START RECORDS FOR THE EXERCISE

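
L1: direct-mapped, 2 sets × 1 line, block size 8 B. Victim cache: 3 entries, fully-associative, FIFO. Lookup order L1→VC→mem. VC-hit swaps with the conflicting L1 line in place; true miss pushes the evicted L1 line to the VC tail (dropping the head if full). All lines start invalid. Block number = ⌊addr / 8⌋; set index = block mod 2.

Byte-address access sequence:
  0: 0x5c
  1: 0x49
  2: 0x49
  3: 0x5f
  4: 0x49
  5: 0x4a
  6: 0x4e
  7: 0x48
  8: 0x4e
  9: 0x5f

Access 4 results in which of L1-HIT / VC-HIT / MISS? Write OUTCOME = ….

OUTCOME = VC-HIT

0: 0x5c (blk 11, set 1) → MISS  vc=[]
1: 0x49 (blk 9, set 1) → MISS  vc=[11]
2: 0x49 (blk 9, set 1) → L1-HIT  vc=[11]
3: 0x5f (blk 11, set 1) → VC-HIT  vc=[9]
4: 0x49 (blk 9, set 1) → VC-HIT  vc=[11]
5: 0x4a (blk 9, set 1) → L1-HIT  vc=[11]
6: 0x4e (blk 9, set 1) → L1-HIT  vc=[11]
7: 0x48 (blk 9, set 1) → L1-HIT  vc=[11]
8: 0x4e (blk 9, set 1) → L1-HIT  vc=[11]
9: 0x5f (blk 11, set 1) → VC-HIT  vc=[9]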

END RECORDS FOR THE EXERCISE

> _THE PROBLEM_
Print each entry above word for word, leaving none out.

> _TASK ANSWER_
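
L1: direct-mapped, 2 sets × 1 line, block size 8 B. Victim cache: 3 entries, fully-associative, FIFO. Lookup order L1→VC→mem. VC-hit swaps with the conflicting L1 line in place; true miss pushes the evicted L1 line to the VC tail (dropping the head if full). All lines start invalid. Block number = ⌊addr / 8⌋; set index = block mod 2.

Byte-address access sequence:
  0: 0x5c
  1: 0x49
  2: 0x49
  3: 0x5f
  4: 0x49
  5: 0x4a
  6: 0x4e
  7: 0x48
  8: 0x4e
  9: 0x5f

Access 4 results in which of L1-HIT / VC-HIT / MISS? Write OUTCOME = ….

OUTCOME = VC-HIT

0: 0x5c (blk 11, set 1) → MISS  vc=[]
1: 0x49 (blk 9, set 1) → MISS  vc=[11]
2: 0x49 (blk 9, set 1) → L1-HIT  vc=[11]
3: 0x5f (blk 11, set 1) → VC-HIT  vc=[9]
4: 0x49 (blk 9, set 1) → VC-HIT  vc=[11]
5: 0x4a (blk 9, set 1) → L1-HIT  vc=[11]
6: 0x4e (blk 9, set 1) → L1-HIT  vc=[11]
7: 0x48 (blk 9, set 1) → L1-HIT  vc=[11]
8: 0x4e (blk 9, set 1) → L1-HIT  vc=[11]
9: 0x5f (blk 11, set 1) → VC-HIT  vc=[9]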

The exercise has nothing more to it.